▸ Task goal: Please print the entries below exactly, from the line with "from E: M1 8, M2" through the line with "Each fleet base's", including both of those lines and leaving out all others.

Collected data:
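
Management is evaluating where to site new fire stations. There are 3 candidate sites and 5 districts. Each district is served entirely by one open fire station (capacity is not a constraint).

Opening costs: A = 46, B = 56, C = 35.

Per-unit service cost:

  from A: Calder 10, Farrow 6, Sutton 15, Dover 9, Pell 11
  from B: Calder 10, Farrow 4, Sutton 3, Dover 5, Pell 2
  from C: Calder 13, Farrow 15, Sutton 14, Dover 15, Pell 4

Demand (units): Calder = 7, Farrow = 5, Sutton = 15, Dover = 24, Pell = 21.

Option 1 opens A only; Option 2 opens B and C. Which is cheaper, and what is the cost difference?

Option 1: {A}: Calder→A 10·7=70, Farrow→A 6·5=30, Sutton→A 15·15=225, Dover→A 9·24=216, Pell→A 11·21=231. Service 772; fixed 46; total 818.
Option 2: {B, C}: Calder→B 10·7=70, Farrow→B 4·5=20, Sutton→B 3·15=45, Dover→B 5·24=120, Pell→B 2·21=42. Service 297; fixed 91; total 388.
Difference: |818 − 388| = 430.

Option 2 is cheaper by 430.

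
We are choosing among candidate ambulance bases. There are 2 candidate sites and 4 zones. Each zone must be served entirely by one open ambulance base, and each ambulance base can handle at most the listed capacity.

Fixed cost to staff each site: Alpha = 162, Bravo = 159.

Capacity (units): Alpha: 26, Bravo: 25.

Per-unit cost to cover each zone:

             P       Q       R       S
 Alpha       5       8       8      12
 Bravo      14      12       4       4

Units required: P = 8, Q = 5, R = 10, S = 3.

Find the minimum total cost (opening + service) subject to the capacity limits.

Minimum total cost: 358

Open {Alpha}: P→Alpha 5·8=40, Q→Alpha 8·5=40, R→Alpha 8·10=80, S→Alpha 12·3=36.
Loads: Alpha carries 26/26. Service 196; fixed 162; total 358.
Next best feasible plan costs 453.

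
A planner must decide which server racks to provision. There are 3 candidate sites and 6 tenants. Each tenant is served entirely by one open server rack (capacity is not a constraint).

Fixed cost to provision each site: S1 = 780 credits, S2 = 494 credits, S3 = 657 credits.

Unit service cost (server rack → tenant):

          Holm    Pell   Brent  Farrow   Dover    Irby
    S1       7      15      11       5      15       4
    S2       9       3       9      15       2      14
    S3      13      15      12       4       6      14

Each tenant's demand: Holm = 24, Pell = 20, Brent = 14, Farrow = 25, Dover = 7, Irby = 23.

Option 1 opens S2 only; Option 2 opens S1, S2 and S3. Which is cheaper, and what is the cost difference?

Option 1 is cheaper by 884.

Option 1: {S2}: Holm→S2 9·24=216, Pell→S2 3·20=60, Brent→S2 9·14=126, Farrow→S2 15·25=375, Dover→S2 2·7=14, Irby→S2 14·23=322. Service 1113; fixed 494; total 1607.
Option 2: {S1, S2, S3}: Holm→S1 7·24=168, Pell→S2 3·20=60, Brent→S2 9·14=126, Farrow→S3 4·25=100, Dover→S2 2·7=14, Irby→S1 4·23=92. Service 560; fixed 1931; total 2491.
Difference: |1607 − 2491| = 884.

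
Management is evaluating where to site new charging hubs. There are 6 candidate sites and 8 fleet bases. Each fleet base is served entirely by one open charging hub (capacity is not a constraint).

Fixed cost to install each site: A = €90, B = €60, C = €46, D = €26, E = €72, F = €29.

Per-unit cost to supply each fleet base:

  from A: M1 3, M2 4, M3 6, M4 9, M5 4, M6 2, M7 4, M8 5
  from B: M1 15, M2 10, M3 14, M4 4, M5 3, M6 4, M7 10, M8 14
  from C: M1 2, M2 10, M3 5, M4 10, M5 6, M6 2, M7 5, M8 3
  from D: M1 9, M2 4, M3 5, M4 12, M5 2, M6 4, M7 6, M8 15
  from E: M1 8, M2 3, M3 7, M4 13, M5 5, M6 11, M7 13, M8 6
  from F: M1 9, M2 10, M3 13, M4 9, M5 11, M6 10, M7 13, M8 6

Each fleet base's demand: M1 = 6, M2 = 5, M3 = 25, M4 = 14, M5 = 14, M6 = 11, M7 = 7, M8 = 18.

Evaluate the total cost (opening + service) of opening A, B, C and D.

Total cost: 567

Each fleet base is assigned to its cheapest site among the open ones.
{A, B, C, D}: M1→C 2·6=12, M2→A 4·5=20, M3→C 5·25=125, M4→B 4·14=56, M5→D 2·14=28, M6→A 2·11=22, M7→A 4·7=28, M8→C 3·18=54. Service 345; fixed 222; total 567.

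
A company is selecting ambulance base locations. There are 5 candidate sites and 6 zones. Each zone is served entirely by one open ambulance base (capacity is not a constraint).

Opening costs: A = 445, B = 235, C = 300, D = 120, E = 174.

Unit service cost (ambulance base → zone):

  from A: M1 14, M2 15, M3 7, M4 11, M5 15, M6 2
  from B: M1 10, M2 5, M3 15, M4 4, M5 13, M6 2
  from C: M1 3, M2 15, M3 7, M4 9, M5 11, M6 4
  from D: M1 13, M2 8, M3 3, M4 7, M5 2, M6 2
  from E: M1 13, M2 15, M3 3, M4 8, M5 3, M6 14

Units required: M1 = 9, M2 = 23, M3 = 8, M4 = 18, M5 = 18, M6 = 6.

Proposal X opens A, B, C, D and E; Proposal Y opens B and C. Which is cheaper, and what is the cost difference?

Proposal X: {A, B, C, D, E}: M1→C 3·9=27, M2→B 5·23=115, M3→D 3·8=24, M4→B 4·18=72, M5→D 2·18=36, M6→A 2·6=12. Service 286; fixed 1274; total 1560.
Proposal Y: {B, C}: M1→C 3·9=27, M2→B 5·23=115, M3→C 7·8=56, M4→B 4·18=72, M5→C 11·18=198, M6→B 2·6=12. Service 480; fixed 535; total 1015.
Difference: |1560 − 1015| = 545.

Proposal Y is cheaper by 545.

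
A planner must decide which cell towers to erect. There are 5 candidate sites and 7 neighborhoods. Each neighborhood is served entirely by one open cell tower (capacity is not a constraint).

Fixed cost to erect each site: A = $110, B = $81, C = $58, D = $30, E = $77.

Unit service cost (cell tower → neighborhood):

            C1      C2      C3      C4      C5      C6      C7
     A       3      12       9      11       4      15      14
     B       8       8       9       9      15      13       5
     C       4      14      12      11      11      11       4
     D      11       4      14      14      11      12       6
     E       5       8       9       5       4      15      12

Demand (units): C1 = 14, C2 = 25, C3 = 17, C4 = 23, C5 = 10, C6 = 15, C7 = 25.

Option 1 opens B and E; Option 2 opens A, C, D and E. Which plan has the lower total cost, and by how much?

Option 2 is cheaper by 66.

Option 1: {B, E}: C1→E 5·14=70, C2→B 8·25=200, C3→B 9·17=153, C4→E 5·23=115, C5→E 4·10=40, C6→B 13·15=195, C7→B 5·25=125. Service 898; fixed 158; total 1056.
Option 2: {A, C, D, E}: C1→A 3·14=42, C2→D 4·25=100, C3→A 9·17=153, C4→E 5·23=115, C5→A 4·10=40, C6→C 11·15=165, C7→C 4·25=100. Service 715; fixed 275; total 990.
Difference: |1056 − 990| = 66.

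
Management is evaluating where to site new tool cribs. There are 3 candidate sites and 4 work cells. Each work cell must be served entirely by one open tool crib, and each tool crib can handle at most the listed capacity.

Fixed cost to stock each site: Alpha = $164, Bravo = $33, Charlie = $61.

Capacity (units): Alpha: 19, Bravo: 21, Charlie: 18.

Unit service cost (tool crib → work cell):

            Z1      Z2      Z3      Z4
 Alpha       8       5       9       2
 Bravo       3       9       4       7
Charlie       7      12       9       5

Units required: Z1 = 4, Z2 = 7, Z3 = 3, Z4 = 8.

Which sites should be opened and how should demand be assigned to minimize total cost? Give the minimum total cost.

Open {Bravo, Charlie}: Z1→Bravo 3·4=12, Z2→Bravo 9·7=63, Z3→Bravo 4·3=12, Z4→Charlie 5·8=40.
Loads: Bravo carries 14/21, Charlie carries 8/18. Service 127; fixed 94; total 221.
Next best feasible plan costs 236.

Minimum total cost: 221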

▸ Solution:
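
  from E: M1 8, M2 3, M3 7, M4 13, M5 5, M6 11, M7 13, M8 6
  from F: M1 9, M2 10, M3 13, M4 9, M5 11, M6 10, M7 13, M8 6

Each fleet base's demand: M1 = 6, M2 = 5, M3 = 25, M4 = 14, M5 = 14, M6 = 11, M7 = 7, M8 = 18.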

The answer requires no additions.